## TASK PROMPT
Every line below that includes the word "most" needs to be copied.

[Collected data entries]
- - - - - - -

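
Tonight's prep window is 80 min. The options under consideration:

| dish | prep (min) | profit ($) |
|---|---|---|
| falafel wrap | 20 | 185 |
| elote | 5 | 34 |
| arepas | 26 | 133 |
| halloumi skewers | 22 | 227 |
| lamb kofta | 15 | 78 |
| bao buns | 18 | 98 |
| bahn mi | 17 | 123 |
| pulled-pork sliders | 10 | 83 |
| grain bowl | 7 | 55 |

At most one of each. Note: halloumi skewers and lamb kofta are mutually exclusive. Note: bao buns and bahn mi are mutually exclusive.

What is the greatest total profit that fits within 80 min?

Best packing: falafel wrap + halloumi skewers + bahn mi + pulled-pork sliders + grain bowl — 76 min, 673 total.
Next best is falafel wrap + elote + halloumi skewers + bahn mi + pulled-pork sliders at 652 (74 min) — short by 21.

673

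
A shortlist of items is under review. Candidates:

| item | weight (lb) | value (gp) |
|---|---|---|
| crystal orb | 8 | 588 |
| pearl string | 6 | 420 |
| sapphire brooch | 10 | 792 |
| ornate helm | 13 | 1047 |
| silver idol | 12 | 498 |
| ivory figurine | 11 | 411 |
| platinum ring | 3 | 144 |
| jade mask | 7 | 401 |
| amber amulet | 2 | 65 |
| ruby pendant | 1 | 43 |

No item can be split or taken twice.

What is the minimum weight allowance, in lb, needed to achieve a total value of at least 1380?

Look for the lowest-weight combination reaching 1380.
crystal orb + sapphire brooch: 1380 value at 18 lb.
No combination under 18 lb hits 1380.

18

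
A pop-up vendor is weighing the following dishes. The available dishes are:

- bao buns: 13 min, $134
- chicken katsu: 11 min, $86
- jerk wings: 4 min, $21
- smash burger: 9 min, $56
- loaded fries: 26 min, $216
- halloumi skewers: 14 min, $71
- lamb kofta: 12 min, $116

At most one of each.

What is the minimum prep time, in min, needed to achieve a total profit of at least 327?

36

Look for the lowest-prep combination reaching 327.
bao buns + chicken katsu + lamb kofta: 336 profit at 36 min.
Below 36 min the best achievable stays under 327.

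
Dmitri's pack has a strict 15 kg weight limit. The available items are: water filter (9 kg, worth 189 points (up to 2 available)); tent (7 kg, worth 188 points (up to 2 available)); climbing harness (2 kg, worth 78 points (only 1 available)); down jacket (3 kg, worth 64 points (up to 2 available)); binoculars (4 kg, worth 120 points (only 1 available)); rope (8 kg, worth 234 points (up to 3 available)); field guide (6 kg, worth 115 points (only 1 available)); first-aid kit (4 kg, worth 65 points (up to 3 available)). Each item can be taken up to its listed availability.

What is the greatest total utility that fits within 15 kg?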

- - - - - - -

## PROBLEM SOLUTION
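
At most one of each. Note: halloumi skewers and lamb kofta are mutually exclusive. Note: bao buns and bahn mi are mutually exclusive.
At most one of each.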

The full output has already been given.